Material shown Start Marker

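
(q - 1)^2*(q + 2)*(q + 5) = q^4 + 5*q^3 - 3*q^2 - 13*q + 10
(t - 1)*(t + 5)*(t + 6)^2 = t^4 + 16*t^3 + 79*t^2 + 84*t - 180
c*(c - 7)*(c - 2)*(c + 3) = c^4 - 6*c^3 - 13*c^2 + 42*c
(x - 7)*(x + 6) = x^2 - x - 42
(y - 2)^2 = y^2 - 4*y + 4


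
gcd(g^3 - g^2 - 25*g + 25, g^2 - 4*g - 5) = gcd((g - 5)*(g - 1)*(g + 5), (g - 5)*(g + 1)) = g - 5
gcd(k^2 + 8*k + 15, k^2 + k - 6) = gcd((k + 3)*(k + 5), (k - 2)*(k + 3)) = k + 3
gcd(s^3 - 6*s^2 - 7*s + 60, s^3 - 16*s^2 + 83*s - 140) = s^2 - 9*s + 20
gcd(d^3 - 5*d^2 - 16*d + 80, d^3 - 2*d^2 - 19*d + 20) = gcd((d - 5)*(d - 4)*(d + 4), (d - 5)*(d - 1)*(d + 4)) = d^2 - d - 20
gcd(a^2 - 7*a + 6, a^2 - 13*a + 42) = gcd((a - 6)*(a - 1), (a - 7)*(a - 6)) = a - 6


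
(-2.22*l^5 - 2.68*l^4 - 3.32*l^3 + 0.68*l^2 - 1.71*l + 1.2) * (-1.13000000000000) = 2.5086*l^5 + 3.0284*l^4 + 3.7516*l^3 - 0.7684*l^2 + 1.9323*l - 1.356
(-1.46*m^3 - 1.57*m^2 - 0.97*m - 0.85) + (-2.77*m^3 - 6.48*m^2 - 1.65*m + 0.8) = -4.23*m^3 - 8.05*m^2 - 2.62*m - 0.0499999999999999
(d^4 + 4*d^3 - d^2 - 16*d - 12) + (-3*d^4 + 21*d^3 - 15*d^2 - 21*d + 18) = -2*d^4 + 25*d^3 - 16*d^2 - 37*d + 6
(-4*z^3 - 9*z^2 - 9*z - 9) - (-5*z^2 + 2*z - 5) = -4*z^3 - 4*z^2 - 11*z - 4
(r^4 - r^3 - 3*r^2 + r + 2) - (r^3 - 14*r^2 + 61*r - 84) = r^4 - 2*r^3 + 11*r^2 - 60*r + 86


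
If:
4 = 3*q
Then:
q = 4/3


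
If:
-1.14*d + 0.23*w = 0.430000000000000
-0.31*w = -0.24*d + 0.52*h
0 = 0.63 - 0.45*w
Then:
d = -0.09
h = -0.88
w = 1.40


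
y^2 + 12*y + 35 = (y + 5)*(y + 7)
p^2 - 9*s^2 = (p - 3*s)*(p + 3*s)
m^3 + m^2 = m^2*(m + 1)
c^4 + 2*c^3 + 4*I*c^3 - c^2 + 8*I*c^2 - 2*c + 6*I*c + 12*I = (c + 2)*(c - I)*(c + 2*I)*(c + 3*I)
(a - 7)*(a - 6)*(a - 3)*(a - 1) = a^4 - 17*a^3 + 97*a^2 - 207*a + 126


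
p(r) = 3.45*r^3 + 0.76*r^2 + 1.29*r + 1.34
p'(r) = 10.35*r^2 + 1.52*r + 1.29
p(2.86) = 91.95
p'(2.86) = 90.30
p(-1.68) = -15.04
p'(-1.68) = 27.95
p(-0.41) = 0.70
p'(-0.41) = 2.41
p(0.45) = 2.39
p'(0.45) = 4.07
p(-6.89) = -1099.90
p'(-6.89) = 482.15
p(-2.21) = -35.04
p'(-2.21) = 48.48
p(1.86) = 28.57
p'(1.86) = 39.92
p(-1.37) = -7.87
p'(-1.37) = 18.63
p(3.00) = 105.20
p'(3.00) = 99.00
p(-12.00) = -5866.30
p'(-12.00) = 1473.45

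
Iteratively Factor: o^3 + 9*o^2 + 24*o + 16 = (o + 1)*(o^2 + 8*o + 16) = (o + 1)*(o + 4)*(o + 4)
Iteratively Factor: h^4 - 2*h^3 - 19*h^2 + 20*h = (h - 1)*(h^3 - h^2 - 20*h) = (h - 1)*(h + 4)*(h^2 - 5*h) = (h - 5)*(h - 1)*(h + 4)*(h)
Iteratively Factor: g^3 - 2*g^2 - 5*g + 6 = (g - 1)*(g^2 - g - 6) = (g - 1)*(g + 2)*(g - 3)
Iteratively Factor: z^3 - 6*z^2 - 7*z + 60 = (z - 4)*(z^2 - 2*z - 15) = (z - 5)*(z - 4)*(z + 3)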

Material shown End Marker

[What the task requires] Out of the data above, give again only the lines starting at the one holding "c*(c - 7)*(c - 2)*(c" and ending at the one holding "gcd(a^2 - 7*a", unchanged.

[Answer for the task]
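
c*(c - 7)*(c - 2)*(c + 3) = c^4 - 6*c^3 - 13*c^2 + 42*c
(x - 7)*(x + 6) = x^2 - x - 42
(y - 2)^2 = y^2 - 4*y + 4


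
gcd(g^3 - g^2 - 25*g + 25, g^2 - 4*g - 5) = gcd((g - 5)*(g - 1)*(g + 5), (g - 5)*(g + 1)) = g - 5
gcd(k^2 + 8*k + 15, k^2 + k - 6) = gcd((k + 3)*(k + 5), (k - 2)*(k + 3)) = k + 3
gcd(s^3 - 6*s^2 - 7*s + 60, s^3 - 16*s^2 + 83*s - 140) = s^2 - 9*s + 20
gcd(d^3 - 5*d^2 - 16*d + 80, d^3 - 2*d^2 - 19*d + 20) = gcd((d - 5)*(d - 4)*(d + 4), (d - 5)*(d - 1)*(d + 4)) = d^2 - d - 20
gcd(a^2 - 7*a + 6, a^2 - 13*a + 42) = gcd((a - 6)*(a - 1), (a - 7)*(a - 6)) = a - 6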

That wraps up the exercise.